• Work to complete
Return the records exactly, keeping every line as it is.

• Stored items from a collection
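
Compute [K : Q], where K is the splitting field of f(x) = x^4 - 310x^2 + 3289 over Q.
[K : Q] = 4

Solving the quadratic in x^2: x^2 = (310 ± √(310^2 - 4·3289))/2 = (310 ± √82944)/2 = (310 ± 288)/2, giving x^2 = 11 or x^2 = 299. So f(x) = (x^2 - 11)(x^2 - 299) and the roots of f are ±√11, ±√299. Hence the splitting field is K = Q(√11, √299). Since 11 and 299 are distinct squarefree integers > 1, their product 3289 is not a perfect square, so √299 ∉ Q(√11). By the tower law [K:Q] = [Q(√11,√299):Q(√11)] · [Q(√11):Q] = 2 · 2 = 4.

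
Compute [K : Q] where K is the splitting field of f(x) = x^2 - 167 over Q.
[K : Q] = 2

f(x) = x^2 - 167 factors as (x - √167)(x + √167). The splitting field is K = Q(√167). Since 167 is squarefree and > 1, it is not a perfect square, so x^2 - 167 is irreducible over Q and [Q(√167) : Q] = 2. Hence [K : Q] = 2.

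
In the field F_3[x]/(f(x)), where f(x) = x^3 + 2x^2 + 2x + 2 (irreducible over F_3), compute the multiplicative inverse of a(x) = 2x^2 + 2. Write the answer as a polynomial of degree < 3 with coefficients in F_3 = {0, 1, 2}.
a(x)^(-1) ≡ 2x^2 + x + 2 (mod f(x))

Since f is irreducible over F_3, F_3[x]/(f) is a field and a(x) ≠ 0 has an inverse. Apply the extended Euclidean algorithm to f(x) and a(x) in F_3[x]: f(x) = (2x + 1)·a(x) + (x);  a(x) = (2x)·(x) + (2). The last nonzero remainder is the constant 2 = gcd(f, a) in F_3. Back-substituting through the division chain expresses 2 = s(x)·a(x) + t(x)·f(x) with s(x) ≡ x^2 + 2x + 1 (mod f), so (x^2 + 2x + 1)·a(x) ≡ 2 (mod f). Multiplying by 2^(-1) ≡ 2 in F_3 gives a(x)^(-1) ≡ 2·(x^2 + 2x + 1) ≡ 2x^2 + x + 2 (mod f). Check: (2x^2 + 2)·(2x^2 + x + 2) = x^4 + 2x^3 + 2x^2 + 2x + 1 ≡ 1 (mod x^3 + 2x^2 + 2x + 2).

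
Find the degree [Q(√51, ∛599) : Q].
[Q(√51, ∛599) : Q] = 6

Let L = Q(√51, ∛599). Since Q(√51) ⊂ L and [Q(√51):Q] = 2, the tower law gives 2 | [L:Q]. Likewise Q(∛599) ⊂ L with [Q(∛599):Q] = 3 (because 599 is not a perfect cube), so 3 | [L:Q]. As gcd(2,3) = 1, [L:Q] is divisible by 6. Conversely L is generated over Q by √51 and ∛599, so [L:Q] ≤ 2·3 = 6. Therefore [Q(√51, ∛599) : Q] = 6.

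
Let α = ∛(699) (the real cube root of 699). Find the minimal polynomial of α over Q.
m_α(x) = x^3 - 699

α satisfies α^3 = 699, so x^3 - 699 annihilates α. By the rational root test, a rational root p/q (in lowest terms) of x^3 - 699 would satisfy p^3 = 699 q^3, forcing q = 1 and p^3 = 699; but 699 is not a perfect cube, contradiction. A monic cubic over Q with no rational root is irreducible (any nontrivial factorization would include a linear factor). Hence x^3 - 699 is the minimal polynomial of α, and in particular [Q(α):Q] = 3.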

• Solved problem
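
Compute [K : Q], where K is the splitting field of f(x) = x^4 - 310x^2 + 3289 over Q.
[K : Q] = 4

Solving the quadratic in x^2: x^2 = (310 ± √(310^2 - 4·3289))/2 = (310 ± √82944)/2 = (310 ± 288)/2, giving x^2 = 11 or x^2 = 299. So f(x) = (x^2 - 11)(x^2 - 299) and the roots of f are ±√11, ±√299. Hence the splitting field is K = Q(√11, √299). Since 11 and 299 are distinct squarefree integers > 1, their product 3289 is not a perfect square, so √299 ∉ Q(√11). By the tower law [K:Q] = [Q(√11,√299):Q(√11)] · [Q(√11):Q] = 2 · 2 = 4.

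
Compute [K : Q] where K is the splitting field of f(x) = x^2 - 167 over Q.
[K : Q] = 2

f(x) = x^2 - 167 factors as (x - √167)(x + √167). The splitting field is K = Q(√167). Since 167 is squarefree and > 1, it is not a perfect square, so x^2 - 167 is irreducible over Q and [Q(√167) : Q] = 2. Hence [K : Q] = 2.

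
In the field F_3[x]/(f(x)), where f(x) = x^3 + 2x^2 + 2x + 2 (irreducible over F_3), compute the multiplicative inverse of a(x) = 2x^2 + 2. Write the answer as a polynomial of degree < 3 with coefficients in F_3 = {0, 1, 2}.
a(x)^(-1) ≡ 2x^2 + x + 2 (mod f(x))

Since f is irreducible over F_3, F_3[x]/(f) is a field and a(x) ≠ 0 has an inverse. Apply the extended Euclidean algorithm to f(x) and a(x) in F_3[x]: f(x) = (2x + 1)·a(x) + (x);  a(x) = (2x)·(x) + (2). The last nonzero remainder is the constant 2 = gcd(f, a) in F_3. Back-substituting through the division chain expresses 2 = s(x)·a(x) + t(x)·f(x) with s(x) ≡ x^2 + 2x + 1 (mod f), so (x^2 + 2x + 1)·a(x) ≡ 2 (mod f). Multiplying by 2^(-1) ≡ 2 in F_3 gives a(x)^(-1) ≡ 2·(x^2 + 2x + 1) ≡ 2x^2 + x + 2 (mod f). Check: (2x^2 + 2)·(2x^2 + x + 2) = x^4 + 2x^3 + 2x^2 + 2x + 1 ≡ 1 (mod x^3 + 2x^2 + 2x + 2).

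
Find the degree [Q(√51, ∛599) : Q].
[Q(√51, ∛599) : Q] = 6

Let L = Q(√51, ∛599). Since Q(√51) ⊂ L and [Q(√51):Q] = 2, the tower law gives 2 | [L:Q]. Likewise Q(∛599) ⊂ L with [Q(∛599):Q] = 3 (because 599 is not a perfect cube), so 3 | [L:Q]. As gcd(2,3) = 1, [L:Q] is divisible by 6. Conversely L is generated over Q by √51 and ∛599, so [L:Q] ≤ 2·3 = 6. Therefore [Q(√51, ∛599) : Q] = 6.

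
Let α = ∛(699) (the real cube root of 699). Find the minimal polynomial of α over Q.
m_α(x) = x^3 - 699

α satisfies α^3 = 699, so x^3 - 699 annihilates α. By the rational root test, a rational root p/q (in lowest terms) of x^3 - 699 would satisfy p^3 = 699 q^3, forcing q = 1 and p^3 = 699; but 699 is not a perfect cube, contradiction. A monic cubic over Q with no rational root is irreducible (any nontrivial factorization would include a linear factor). Hence x^3 - 699 is the minimal polynomial of α, and in particular [Q(α):Q] = 3.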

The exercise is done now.